→ **Required action**
Your job is to reproduce all of the data exactly.

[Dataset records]

+--

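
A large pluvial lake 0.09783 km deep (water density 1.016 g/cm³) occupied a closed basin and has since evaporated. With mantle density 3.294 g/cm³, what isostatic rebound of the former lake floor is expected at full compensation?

0.0302 km

u = d ρ_w/ρ_m = 0.09783 km × 1.016/3.294 = 0.0302 km.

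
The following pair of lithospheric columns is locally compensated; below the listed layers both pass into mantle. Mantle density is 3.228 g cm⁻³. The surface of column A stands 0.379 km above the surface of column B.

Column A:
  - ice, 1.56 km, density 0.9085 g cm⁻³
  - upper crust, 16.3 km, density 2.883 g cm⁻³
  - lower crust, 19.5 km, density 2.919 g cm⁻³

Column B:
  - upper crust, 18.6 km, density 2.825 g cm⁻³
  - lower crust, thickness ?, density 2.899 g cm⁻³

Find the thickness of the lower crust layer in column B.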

+--

→ **Answer space**
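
A large pluvial lake 0.09783 km deep (water density 1.016 g/cm³) occupied a closed basin and has since evaporated. With mantle density 3.294 g/cm³, what isostatic rebound of the former lake floor is expected at full compensation?

0.0302 km

u = d ρ_w/ρ_m = 0.09783 km × 1.016/3.294 = 0.0302 km.

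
The following pair of lithospheric columns is locally compensated; below the listed layers both pass into mantle. Mantle density is 3.228 g cm⁻³. The surface of column A stands 0.379 km above the surface of column B.

Column A:
  - ice, 1.56 km, density 0.9085 g cm⁻³
  - upper crust, 16.3 km, density 2.883 g cm⁻³
  - lower crust, 19.5 km, density 2.919 g cm⁻³

Column B:
  - upper crust, 18.6 km, density 2.825 g cm⁻³
  - lower crust, thickness ?, density 2.899 g cm⁻³

Find the thickness of the lower crust layer in column B.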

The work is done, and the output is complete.